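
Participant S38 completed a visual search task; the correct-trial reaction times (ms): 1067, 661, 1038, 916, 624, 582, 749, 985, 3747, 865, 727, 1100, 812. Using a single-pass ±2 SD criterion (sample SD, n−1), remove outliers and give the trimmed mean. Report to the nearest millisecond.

844 ms

n = 13, ΣRT = 13873, M = 1067.154
Σ(x−M)² = 8132717.69; s = √(8132717.69/12) = 823.241
Cutoffs: 1067.154 ± 2·823.241 → [-579.3, 2713.6]
Outside: 3747 → excluded.
Retained (n=12): Σ = 10126, mean = 10126/12 = 843.833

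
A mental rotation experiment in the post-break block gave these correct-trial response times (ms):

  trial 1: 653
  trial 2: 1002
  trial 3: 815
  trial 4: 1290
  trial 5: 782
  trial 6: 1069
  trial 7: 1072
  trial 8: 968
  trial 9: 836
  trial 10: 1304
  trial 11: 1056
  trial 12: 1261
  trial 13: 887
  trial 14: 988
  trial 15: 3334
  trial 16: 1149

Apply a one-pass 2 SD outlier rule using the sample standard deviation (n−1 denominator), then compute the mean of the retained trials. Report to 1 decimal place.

1008.8 ms

n = 16, ΣRT = 18466, M = 1154.125
Σ(x−M)² = 5590397.75; s = √(5590397.75/15) = 610.486
Cutoffs: 1154.125 ± 2·610.486 → [-66.8, 2375.1]
Outside: 3334 → excluded.
Retained (n=15): Σ = 15132, mean = 15132/15 = 1008.800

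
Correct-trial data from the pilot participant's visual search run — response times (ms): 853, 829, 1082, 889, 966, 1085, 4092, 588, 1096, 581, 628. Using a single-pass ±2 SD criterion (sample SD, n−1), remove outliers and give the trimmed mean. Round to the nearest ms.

860 ms

n = 11, ΣRT = 12689, M = 1153.545
Σ(x−M)² = 9872306.73; s = √(9872306.73/10) = 993.595
Cutoffs: 1153.545 ± 2·993.595 → [-833.6, 3140.7]
Outside: 4092 → excluded.
Retained (n=10): Σ = 8597, mean = 8597/10 = 859.700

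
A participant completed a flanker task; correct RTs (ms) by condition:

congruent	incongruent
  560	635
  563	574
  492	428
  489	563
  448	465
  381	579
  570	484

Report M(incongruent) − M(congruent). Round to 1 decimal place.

M(congruent) = 3503/7 = 500.429
M(incongruent) = 3728/7 = 532.571
Difference = 532.571 − 500.429 = 32.143 ms

32.1 ms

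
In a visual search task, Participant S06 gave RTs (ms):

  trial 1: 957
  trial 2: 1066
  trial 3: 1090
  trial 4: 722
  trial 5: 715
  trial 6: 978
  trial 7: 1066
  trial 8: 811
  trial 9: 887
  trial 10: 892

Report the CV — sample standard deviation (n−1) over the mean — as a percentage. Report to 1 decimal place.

15.0%

n = 10, Σ = 9184, M = 918.4000
Σ(x−M)² = 171222.400; s = √(171222.400/9) = 137.9301
CV = 137.9301 / 918.4000 = 0.15019 = 15.019%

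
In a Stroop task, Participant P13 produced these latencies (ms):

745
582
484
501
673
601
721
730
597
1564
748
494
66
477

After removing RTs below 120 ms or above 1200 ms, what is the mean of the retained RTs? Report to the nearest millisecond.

613 ms

Excluded: 66, 1564
Retained (n=12): Σ = 7353
Mean = 7353/12 = 612.7500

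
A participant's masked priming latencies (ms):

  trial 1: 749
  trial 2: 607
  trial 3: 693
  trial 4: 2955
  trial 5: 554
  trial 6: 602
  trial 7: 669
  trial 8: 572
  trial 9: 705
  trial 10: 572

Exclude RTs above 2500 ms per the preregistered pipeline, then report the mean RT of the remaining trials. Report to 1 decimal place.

Excluded: 2955
Retained (n=9): Σ = 5723
Mean = 5723/9 = 635.8889

635.9 ms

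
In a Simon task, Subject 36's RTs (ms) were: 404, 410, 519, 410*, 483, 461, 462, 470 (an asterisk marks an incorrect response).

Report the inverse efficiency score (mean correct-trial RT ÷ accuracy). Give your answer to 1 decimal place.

523.9 ms

Correct trials (n=7): 404, 410, 519, 483, 461, 462, 470
Mean correct RT = 3209/7 = 458.4286 ms
Proportion correct = 7/8
IES = 458.4286 / (7/8) = 523.918 ms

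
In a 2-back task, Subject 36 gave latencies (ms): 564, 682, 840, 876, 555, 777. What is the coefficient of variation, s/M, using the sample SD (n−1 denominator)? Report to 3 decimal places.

n = 6, Σ = 4294, M = 715.6667
Σ(x−M)² = 94877.333; s = √(94877.333/5) = 137.7515
CV = 137.7515 / 715.6667 = 0.19248

0.192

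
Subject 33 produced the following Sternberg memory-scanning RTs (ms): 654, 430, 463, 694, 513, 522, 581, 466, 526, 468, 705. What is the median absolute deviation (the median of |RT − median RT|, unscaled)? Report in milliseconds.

59 ms

Sorted: 430, 463, 466, 468, 513, 522, 526, 581, 654, 694, 705 → median = 522
|x − 522|: 132, 92, 59, 172, 9, 0, 59, 56, 4, 54, 183
Sorted deviations: 0, 4, 9, 54, 56, 59, 59, 92, 132, 172, 183 → MAD = 59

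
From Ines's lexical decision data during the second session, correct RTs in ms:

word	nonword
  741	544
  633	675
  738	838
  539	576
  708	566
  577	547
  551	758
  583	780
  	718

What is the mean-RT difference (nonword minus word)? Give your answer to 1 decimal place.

33.1 ms

M(word) = 5070/8 = 633.750
M(nonword) = 6002/9 = 666.889
Difference = 666.889 − 633.750 = 33.139 ms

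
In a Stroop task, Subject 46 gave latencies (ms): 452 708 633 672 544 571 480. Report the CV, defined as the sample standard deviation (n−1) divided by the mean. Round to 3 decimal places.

0.166

n = 7, Σ = 4060, M = 580.0000
Σ(x−M)² = 55418.000; s = √(55418.000/6) = 96.1058
CV = 96.1058 / 580.0000 = 0.16570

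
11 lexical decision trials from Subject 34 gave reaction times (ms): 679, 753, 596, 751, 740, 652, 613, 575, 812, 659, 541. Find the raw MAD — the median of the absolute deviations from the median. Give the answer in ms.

81 ms

Sorted: 541, 575, 596, 613, 652, 659, 679, 740, 751, 753, 812 → median = 659
|x − 659|: 20, 94, 63, 92, 81, 7, 46, 84, 153, 0, 118
Sorted deviations: 0, 7, 20, 46, 63, 81, 84, 92, 94, 118, 153 → MAD = 81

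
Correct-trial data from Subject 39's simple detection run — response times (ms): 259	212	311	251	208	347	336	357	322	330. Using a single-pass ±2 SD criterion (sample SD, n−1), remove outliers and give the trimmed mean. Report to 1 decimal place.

293.3 ms

n = 10, ΣRT = 2933, M = 293.300
Σ(x−M)² = 28100.10; s = √(28100.10/9) = 55.877
Cutoffs: 293.300 ± 2·55.877 → [181.5, 405.1]
No RTs fall outside the cutoffs; all 10 retained. Mean = 2933/10 = 293.300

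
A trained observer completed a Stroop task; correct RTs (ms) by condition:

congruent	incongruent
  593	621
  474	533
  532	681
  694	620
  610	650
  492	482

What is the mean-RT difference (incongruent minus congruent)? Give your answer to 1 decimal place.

32.0 ms

M(congruent) = 3395/6 = 565.833
M(incongruent) = 3587/6 = 597.833
Difference = 597.833 − 565.833 = 32.000 ms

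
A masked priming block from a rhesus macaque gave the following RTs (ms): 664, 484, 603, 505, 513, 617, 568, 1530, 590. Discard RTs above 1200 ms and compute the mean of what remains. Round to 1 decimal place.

Excluded: 1530
Retained (n=8): Σ = 4544
Mean = 4544/8 = 568.0000

568.0 ms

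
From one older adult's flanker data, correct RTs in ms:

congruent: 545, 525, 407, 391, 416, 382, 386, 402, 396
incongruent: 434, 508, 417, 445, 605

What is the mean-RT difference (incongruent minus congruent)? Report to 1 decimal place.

54.0 ms

M(congruent) = 3850/9 = 427.778
M(incongruent) = 2409/5 = 481.800
Difference = 481.800 − 427.778 = 54.022 ms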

● ● ●

Look through the entries above; find each line with the word "condition" and copy it.

Your solution:
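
A participant completed a flanker task; correct RTs (ms) by condition:
A trained observer completed a Stroop task; correct RTs (ms) by condition: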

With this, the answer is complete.